(Dataset excerpts)
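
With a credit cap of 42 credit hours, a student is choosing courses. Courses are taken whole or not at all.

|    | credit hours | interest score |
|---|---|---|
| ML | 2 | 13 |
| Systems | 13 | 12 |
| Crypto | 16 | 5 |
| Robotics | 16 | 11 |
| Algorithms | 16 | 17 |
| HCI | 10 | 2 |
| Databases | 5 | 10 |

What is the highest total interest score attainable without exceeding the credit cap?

52

ML + Systems + Algorithms + Databases: credit hours 2 + 13 + 16 + 5 = 36 ≤ 42, interest score 13 + 12 + 17 + 10 = 52.
ML + Systems + Robotics + Databases: credit hours 2 + 13 + 16 + 5 = 36 ≤ 42, interest score 13 + 12 + 11 + 10 = 46.
ML + Robotics + Algorithms + Databases: credit hours 2 + 16 + 16 + 5 = 39 ≤ 42, interest score 13 + 11 + 17 + 10 = 51.
Best is ML, Systems, Algorithms, and Databases with total interest score 52.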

WHAT THIS TASK INVOLVES: Would you reproduce, word for word, the lines from the one holding "What is the" through the final line of the entries, both included?

ANSWER AREA:
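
What is the highest total interest score attainable without exceeding the credit cap?

52

ML + Systems + Algorithms + Databases: credit hours 2 + 13 + 16 + 5 = 36 ≤ 42, interest score 13 + 12 + 17 + 10 = 52.
ML + Systems + Robotics + Databases: credit hours 2 + 13 + 16 + 5 = 36 ≤ 42, interest score 13 + 12 + 11 + 10 = 46.
ML + Robotics + Algorithms + Databases: credit hours 2 + 16 + 16 + 5 = 39 ≤ 42, interest score 13 + 11 + 17 + 10 = 51.
Best is ML, Systems, Algorithms, and Databases with total interest score 52.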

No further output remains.